Directions: Starting at the line that contains "Answer: $-6276948$", print every remaining line of the entries, unchanged, and output nothing more.

++++++++

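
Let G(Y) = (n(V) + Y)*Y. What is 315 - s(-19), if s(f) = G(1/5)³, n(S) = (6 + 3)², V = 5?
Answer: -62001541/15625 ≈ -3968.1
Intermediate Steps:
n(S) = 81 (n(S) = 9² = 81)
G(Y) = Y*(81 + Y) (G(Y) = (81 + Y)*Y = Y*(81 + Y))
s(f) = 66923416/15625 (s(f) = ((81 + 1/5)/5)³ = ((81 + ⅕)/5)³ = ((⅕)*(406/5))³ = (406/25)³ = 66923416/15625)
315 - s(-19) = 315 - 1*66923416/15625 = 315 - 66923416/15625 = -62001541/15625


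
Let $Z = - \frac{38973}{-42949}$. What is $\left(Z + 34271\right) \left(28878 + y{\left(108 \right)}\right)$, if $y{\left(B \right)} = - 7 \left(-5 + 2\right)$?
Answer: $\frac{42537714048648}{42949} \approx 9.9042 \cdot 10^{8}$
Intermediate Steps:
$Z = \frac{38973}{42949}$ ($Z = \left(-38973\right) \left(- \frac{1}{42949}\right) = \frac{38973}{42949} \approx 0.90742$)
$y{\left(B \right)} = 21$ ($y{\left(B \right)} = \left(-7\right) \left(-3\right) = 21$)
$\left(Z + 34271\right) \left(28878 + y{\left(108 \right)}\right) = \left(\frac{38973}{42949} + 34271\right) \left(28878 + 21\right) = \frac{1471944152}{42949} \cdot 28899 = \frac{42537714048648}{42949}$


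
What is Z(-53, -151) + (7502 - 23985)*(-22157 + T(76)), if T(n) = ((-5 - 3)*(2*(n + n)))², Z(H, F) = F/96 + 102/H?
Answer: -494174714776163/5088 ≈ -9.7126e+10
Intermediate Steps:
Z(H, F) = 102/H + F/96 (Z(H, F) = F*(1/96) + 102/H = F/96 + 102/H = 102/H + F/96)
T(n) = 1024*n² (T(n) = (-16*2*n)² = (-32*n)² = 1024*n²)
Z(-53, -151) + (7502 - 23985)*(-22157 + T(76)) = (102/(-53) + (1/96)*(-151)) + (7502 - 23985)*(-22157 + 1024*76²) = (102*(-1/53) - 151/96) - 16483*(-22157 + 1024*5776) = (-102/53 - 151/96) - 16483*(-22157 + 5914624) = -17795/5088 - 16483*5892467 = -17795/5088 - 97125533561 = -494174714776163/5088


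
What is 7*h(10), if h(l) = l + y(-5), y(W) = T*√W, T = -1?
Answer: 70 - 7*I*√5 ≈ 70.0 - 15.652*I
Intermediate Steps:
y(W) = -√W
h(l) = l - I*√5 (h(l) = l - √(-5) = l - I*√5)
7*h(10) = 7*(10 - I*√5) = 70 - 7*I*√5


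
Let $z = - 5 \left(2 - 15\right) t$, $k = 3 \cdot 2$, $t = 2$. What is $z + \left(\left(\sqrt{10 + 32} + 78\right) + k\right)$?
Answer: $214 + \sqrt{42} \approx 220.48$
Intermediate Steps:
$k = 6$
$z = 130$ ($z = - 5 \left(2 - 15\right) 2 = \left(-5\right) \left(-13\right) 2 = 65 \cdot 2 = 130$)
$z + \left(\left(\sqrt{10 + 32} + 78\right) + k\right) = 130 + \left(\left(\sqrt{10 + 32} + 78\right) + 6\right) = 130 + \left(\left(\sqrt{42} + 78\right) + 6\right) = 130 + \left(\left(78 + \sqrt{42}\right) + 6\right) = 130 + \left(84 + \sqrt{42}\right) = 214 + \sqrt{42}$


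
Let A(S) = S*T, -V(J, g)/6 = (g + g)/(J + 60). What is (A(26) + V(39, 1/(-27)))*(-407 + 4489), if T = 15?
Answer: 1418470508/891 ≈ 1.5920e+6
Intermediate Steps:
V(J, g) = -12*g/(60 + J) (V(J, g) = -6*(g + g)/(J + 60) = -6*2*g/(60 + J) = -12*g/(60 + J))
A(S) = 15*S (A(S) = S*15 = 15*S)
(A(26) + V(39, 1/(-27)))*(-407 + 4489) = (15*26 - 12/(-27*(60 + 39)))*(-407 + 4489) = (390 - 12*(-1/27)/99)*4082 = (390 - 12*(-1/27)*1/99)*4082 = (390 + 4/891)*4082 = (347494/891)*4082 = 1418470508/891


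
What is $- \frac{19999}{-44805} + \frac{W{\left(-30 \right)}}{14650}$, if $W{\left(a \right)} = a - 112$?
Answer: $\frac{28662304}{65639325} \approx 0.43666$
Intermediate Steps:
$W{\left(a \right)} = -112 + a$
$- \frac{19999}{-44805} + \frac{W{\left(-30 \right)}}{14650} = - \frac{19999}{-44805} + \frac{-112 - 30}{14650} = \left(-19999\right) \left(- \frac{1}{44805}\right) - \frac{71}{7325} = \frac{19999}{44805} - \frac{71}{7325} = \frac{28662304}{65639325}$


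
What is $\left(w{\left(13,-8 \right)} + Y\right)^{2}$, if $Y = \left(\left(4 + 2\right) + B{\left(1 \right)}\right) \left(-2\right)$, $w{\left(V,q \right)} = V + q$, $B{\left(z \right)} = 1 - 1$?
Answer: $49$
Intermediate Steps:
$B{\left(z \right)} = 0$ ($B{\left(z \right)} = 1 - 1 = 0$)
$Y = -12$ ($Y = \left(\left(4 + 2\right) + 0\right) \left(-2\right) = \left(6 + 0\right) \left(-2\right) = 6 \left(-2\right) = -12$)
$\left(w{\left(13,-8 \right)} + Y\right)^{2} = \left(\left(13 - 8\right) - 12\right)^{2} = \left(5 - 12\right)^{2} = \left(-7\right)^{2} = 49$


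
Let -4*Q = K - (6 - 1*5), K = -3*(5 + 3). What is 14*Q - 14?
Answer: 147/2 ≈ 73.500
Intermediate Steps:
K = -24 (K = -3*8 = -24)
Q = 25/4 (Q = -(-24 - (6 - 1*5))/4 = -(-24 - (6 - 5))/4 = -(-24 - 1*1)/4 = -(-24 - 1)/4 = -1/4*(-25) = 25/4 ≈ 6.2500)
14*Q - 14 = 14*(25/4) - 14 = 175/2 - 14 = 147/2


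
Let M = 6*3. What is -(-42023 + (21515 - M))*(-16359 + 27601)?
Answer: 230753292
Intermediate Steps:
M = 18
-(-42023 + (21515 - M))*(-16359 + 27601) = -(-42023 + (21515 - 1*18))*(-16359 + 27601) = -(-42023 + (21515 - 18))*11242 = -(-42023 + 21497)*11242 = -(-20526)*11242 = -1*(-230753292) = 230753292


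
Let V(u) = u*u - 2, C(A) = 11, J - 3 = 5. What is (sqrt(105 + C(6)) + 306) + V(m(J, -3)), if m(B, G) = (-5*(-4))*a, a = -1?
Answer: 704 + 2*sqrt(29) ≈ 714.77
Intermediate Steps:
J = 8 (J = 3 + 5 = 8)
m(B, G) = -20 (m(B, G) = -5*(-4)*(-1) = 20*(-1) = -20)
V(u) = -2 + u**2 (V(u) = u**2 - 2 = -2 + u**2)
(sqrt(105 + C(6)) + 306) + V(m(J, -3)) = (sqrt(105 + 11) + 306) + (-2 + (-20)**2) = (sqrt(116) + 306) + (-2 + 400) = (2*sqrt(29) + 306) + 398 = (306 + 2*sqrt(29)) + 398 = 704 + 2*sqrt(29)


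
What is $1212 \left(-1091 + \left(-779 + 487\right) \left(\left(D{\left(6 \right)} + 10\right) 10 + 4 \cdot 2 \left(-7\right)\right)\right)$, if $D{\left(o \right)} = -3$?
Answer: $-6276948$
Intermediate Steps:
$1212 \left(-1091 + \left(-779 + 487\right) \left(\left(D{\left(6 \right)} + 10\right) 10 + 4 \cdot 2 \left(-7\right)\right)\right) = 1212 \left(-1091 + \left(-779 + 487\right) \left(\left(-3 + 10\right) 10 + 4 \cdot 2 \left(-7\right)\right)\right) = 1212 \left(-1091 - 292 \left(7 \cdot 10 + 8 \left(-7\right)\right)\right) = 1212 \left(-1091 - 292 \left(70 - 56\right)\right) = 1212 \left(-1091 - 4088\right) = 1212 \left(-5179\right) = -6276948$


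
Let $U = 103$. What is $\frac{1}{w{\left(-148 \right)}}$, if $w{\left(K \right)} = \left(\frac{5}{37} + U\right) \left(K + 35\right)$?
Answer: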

++++++++

Reply:
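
Answer: $-6276948$
Intermediate Steps:
$1212 \left(-1091 + \left(-779 + 487\right) \left(\left(D{\left(6 \right)} + 10\right) 10 + 4 \cdot 2 \left(-7\right)\right)\right) = 1212 \left(-1091 + \left(-779 + 487\right) \left(\left(-3 + 10\right) 10 + 4 \cdot 2 \left(-7\right)\right)\right) = 1212 \left(-1091 - 292 \left(7 \cdot 10 + 8 \left(-7\right)\right)\right) = 1212 \left(-1091 - 292 \left(70 - 56\right)\right) = 1212 \left(-1091 - 4088\right) = 1212 \left(-5179\right) = -6276948$


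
Let $U = 103$. What is $\frac{1}{w{\left(-148 \right)}}$, if $w{\left(K \right)} = \left(\frac{5}{37} + U\right) \left(K + 35\right)$?
Answer: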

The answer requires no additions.